EXERCISE OBJECTIVE
Print every line below without adding or leaving out a single word.
*** INFORMATION PROVIDED
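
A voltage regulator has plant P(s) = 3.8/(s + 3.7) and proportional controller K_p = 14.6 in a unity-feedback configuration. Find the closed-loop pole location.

Closed-loop transfer function: T(s) = K_p·P(s)/(1 + K_p·P(s)) = 55.48/(s + 3.7 + 55.48) = 55.48/(s + 59.18).
The closed-loop pole is at s = −59.18.

s = -59.18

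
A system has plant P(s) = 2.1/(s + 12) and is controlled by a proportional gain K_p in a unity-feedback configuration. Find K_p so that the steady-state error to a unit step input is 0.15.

K_p = 32.4

The loop is type 0, so e_ss(step) = 1/(1 + K_pos) with K_pos = K_p·P(0).
P(0) = 0.175. Require 1/(1 + K_p·0.175) = 0.15, so 1 + 0.175·K_p = 6.667.
K_p = (6.667 − 1)/0.175 = 32.4.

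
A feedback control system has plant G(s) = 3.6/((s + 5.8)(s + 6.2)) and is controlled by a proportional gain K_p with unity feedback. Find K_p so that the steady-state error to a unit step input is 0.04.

For a type-0 loop with proportional control, e_ss = 1/(1 + K_p·G(0)).
G(0) = 0.1001. Require 1/(1 + K_p·0.1001) = 0.04, so 1 + 0.1001·K_p = 25.
K_p = (25 − 1)/0.1001 = 240.

K_p = 240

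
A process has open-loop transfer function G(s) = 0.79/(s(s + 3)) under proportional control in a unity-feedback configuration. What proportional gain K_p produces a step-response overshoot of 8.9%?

From %OS = 100·exp(−πζ/√(1−ζ²)) = 8.9%, ζ = −ln(0.089)/√(π²+ln²(0.089)) = 0.6101.
Characteristic equation s² + 3s + 0.79K_p = 0 gives ζ = 3/(2√(0.79K_p)).
Setting ζ = 0.6101: √(0.79K_p) = 3/(2·0.6101) = 2.459, so K_p = 6.045/0.79 = 7.65.

K_p = 7.65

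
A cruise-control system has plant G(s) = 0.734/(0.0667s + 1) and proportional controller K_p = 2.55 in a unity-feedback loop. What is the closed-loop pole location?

Closed loop: T(s) = K_p·G/(1+K_p·G) = 1.872/(0.0667s + 1 + 1.872), with pole at s = −(1 + 1.872)/0.0667 = −43.05.

s = -43.05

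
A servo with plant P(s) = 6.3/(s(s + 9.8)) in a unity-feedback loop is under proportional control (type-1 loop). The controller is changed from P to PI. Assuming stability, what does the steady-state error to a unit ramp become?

The integrator raises the loop to type 2, so K_v → ∞ and e_ss to a ramp is zero.

0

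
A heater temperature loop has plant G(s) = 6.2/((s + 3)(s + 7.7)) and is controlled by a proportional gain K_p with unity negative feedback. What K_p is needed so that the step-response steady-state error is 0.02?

K_p = 183

For a type-0 loop with proportional control, e_ss = 1/(1 + K_p·G(0)).
G(0) = 0.2684. Require 1/(1 + K_p·0.2684) = 0.02, so 1 + 0.2684·K_p = 50.
K_p = (50 − 1)/0.2684 = 183.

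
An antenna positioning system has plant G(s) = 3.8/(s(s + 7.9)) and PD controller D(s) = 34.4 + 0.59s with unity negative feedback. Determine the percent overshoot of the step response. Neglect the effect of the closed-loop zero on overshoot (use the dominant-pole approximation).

21.1%

Forward path: (34.4 + 0.59s)·3.8/(s(s+7.9)). The closed-loop characteristic equation is s² + (7.9 + 3.8·0.59)s + 3.8·34.4 = 0.
That is s² + 10.14s + 130.7 = 0, so ω_n = 11.43 rad/s and ζ = 10.14/(2·11.43) = 0.4435.
%OS = 100·exp(−πζ/√(1−ζ²)) = 21.1%.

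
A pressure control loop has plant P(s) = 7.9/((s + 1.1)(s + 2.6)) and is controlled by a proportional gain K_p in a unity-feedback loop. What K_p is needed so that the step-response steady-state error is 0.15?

The loop is type 0, so e_ss(step) = 1/(1 + K_pos) with K_pos = K_p·P(0).
P(0) = 2.762. Require 1/(1 + K_p·2.762) = 0.15, so 1 + 2.762·K_p = 6.667.
K_p = (6.667 − 1)/2.762 = 2.05.

K_p = 2.05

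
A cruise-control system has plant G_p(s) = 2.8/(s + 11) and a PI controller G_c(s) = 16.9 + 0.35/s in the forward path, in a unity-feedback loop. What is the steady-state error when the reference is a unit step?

The open loop G_c(s)G_p(s) has a pole at the origin (type 1), so the static position error constant is infinite and e_ss = 1/(1+∞) = 0.

0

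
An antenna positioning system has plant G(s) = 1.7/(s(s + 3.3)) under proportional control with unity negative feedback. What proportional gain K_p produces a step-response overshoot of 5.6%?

From %OS = 100·exp(−πζ/√(1−ζ²)) = 5.6%, ζ = −ln(0.056)/√(π²+ln²(0.056)) = 0.6761.
Characteristic equation s² + 3.3s + 1.7K_p = 0 gives ζ = 3.3/(2√(1.7K_p)).
Setting ζ = 0.6761: √(1.7K_p) = 3.3/(2·0.6761) = 2.441, so K_p = 5.957/1.7 = 3.5.

K_p = 3.5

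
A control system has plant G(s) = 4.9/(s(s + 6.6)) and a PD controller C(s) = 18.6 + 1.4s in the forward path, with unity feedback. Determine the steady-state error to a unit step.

The open loop C(s)G(s) has a pole at the origin (type 1), so the static position error constant is infinite and e_ss = 1/(1+∞) = 0.

0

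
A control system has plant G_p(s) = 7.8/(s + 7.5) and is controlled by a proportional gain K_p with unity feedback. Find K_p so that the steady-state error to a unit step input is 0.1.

K_p = 8.65

For a type-0 loop with proportional control, e_ss = 1/(1 + K_p·G_p(0)).
G_p(0) = 1.04. Require 1/(1 + K_p·1.04) = 0.1, so 1 + 1.04·K_p = 10.
K_p = (10 − 1)/1.04 = 8.65.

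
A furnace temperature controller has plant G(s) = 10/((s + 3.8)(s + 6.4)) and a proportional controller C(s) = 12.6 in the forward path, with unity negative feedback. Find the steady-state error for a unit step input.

0.162

The loop is type 0. Static position error constant K_pos = C(0)·G(0) = 12.6·0.4112 = 5.181.
Steady-state error to a unit step: e_ss = 1/(1+K_pos) = 1/6.181 = 0.162.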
******
ANSWER SECTION
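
A voltage regulator has plant P(s) = 3.8/(s + 3.7) and proportional controller K_p = 14.6 in a unity-feedback configuration. Find the closed-loop pole location.

Closed-loop transfer function: T(s) = K_p·P(s)/(1 + K_p·P(s)) = 55.48/(s + 3.7 + 55.48) = 55.48/(s + 59.18).
The closed-loop pole is at s = −59.18.

s = -59.18

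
A system has plant P(s) = 2.1/(s + 12) and is controlled by a proportional gain K_p in a unity-feedback configuration. Find K_p so that the steady-state error to a unit step input is 0.15.

K_p = 32.4

The loop is type 0, so e_ss(step) = 1/(1 + K_pos) with K_pos = K_p·P(0).
P(0) = 0.175. Require 1/(1 + K_p·0.175) = 0.15, so 1 + 0.175·K_p = 6.667.
K_p = (6.667 − 1)/0.175 = 32.4.

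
A feedback control system has plant G(s) = 3.6/((s + 5.8)(s + 6.2)) and is controlled by a proportional gain K_p with unity feedback. Find K_p so that the steady-state error to a unit step input is 0.04.

For a type-0 loop with proportional control, e_ss = 1/(1 + K_p·G(0)).
G(0) = 0.1001. Require 1/(1 + K_p·0.1001) = 0.04, so 1 + 0.1001·K_p = 25.
K_p = (25 − 1)/0.1001 = 240.

K_p = 240

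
A process has open-loop transfer function G(s) = 0.79/(s(s + 3)) under proportional control in a unity-feedback configuration. What proportional gain K_p produces a step-response overshoot of 8.9%?

From %OS = 100·exp(−πζ/√(1−ζ²)) = 8.9%, ζ = −ln(0.089)/√(π²+ln²(0.089)) = 0.6101.
Characteristic equation s² + 3s + 0.79K_p = 0 gives ζ = 3/(2√(0.79K_p)).
Setting ζ = 0.6101: √(0.79K_p) = 3/(2·0.6101) = 2.459, so K_p = 6.045/0.79 = 7.65.

K_p = 7.65

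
A cruise-control system has plant G(s) = 0.734/(0.0667s + 1) and proportional controller K_p = 2.55 in a unity-feedback loop. What is the closed-loop pole location?

Closed loop: T(s) = K_p·G/(1+K_p·G) = 1.872/(0.0667s + 1 + 1.872), with pole at s = −(1 + 1.872)/0.0667 = −43.05.

s = -43.05

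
A servo with plant P(s) = 6.3/(s(s + 9.8)) in a unity-feedback loop is under proportional control (type-1 loop). The controller is changed from P to PI. Assuming stability, what does the steady-state error to a unit ramp become?

The integrator raises the loop to type 2, so K_v → ∞ and e_ss to a ramp is zero.

0

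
A heater temperature loop has plant G(s) = 6.2/((s + 3)(s + 7.7)) and is controlled by a proportional gain K_p with unity negative feedback. What K_p is needed so that the step-response steady-state error is 0.02?

K_p = 183

For a type-0 loop with proportional control, e_ss = 1/(1 + K_p·G(0)).
G(0) = 0.2684. Require 1/(1 + K_p·0.2684) = 0.02, so 1 + 0.2684·K_p = 50.
K_p = (50 − 1)/0.2684 = 183.

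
An antenna positioning system has plant G(s) = 3.8/(s(s + 7.9)) and PD controller D(s) = 34.4 + 0.59s with unity negative feedback. Determine the percent overshoot of the step response. Neglect the effect of the closed-loop zero on overshoot (use the dominant-pole approximation).

21.1%

Forward path: (34.4 + 0.59s)·3.8/(s(s+7.9)). The closed-loop characteristic equation is s² + (7.9 + 3.8·0.59)s + 3.8·34.4 = 0.
That is s² + 10.14s + 130.7 = 0, so ω_n = 11.43 rad/s and ζ = 10.14/(2·11.43) = 0.4435.
%OS = 100·exp(−πζ/√(1−ζ²)) = 21.1%.

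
A pressure control loop has plant P(s) = 7.9/((s + 1.1)(s + 2.6)) and is controlled by a proportional gain K_p in a unity-feedback loop. What K_p is needed so that the step-response steady-state error is 0.15?

The loop is type 0, so e_ss(step) = 1/(1 + K_pos) with K_pos = K_p·P(0).
P(0) = 2.762. Require 1/(1 + K_p·2.762) = 0.15, so 1 + 2.762·K_p = 6.667.
K_p = (6.667 − 1)/2.762 = 2.05.

K_p = 2.05

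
A cruise-control system has plant G_p(s) = 2.8/(s + 11) and a PI controller G_c(s) = 16.9 + 0.35/s in the forward path, in a unity-feedback loop. What is the steady-state error when the reference is a unit step?

The open loop G_c(s)G_p(s) has a pole at the origin (type 1), so the static position error constant is infinite and e_ss = 1/(1+∞) = 0.

0

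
An antenna positioning system has plant G(s) = 1.7/(s(s + 3.3)) under proportional control with unity negative feedback. What proportional gain K_p produces a step-response overshoot of 5.6%?

From %OS = 100·exp(−πζ/√(1−ζ²)) = 5.6%, ζ = −ln(0.056)/√(π²+ln²(0.056)) = 0.6761.
Characteristic equation s² + 3.3s + 1.7K_p = 0 gives ζ = 3.3/(2√(1.7K_p)).
Setting ζ = 0.6761: √(1.7K_p) = 3.3/(2·0.6761) = 2.441, so K_p = 5.957/1.7 = 3.5.

K_p = 3.5

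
A control system has plant G(s) = 4.9/(s(s + 6.6)) and a PD controller C(s) = 18.6 + 1.4s in the forward path, with unity feedback. Determine the steady-state error to a unit step.

The open loop C(s)G(s) has a pole at the origin (type 1), so the static position error constant is infinite and e_ss = 1/(1+∞) = 0.

0

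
A control system has plant G_p(s) = 7.8/(s + 7.5) and is controlled by a proportional gain K_p with unity feedback. Find K_p so that the steady-state error to a unit step input is 0.1.

K_p = 8.65

For a type-0 loop with proportional control, e_ss = 1/(1 + K_p·G_p(0)).
G_p(0) = 1.04. Require 1/(1 + K_p·1.04) = 0.1, so 1 + 1.04·K_p = 10.
K_p = (10 − 1)/1.04 = 8.65.

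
A furnace temperature controller has plant G(s) = 10/((s + 3.8)(s + 6.4)) and a proportional controller C(s) = 12.6 in the forward path, with unity negative feedback. Find the steady-state error for a unit step input.

0.162

The loop is type 0. Static position error constant K_pos = C(0)·G(0) = 12.6·0.4112 = 5.181.
Steady-state error to a unit step: e_ss = 1/(1+K_pos) = 1/6.181 = 0.162.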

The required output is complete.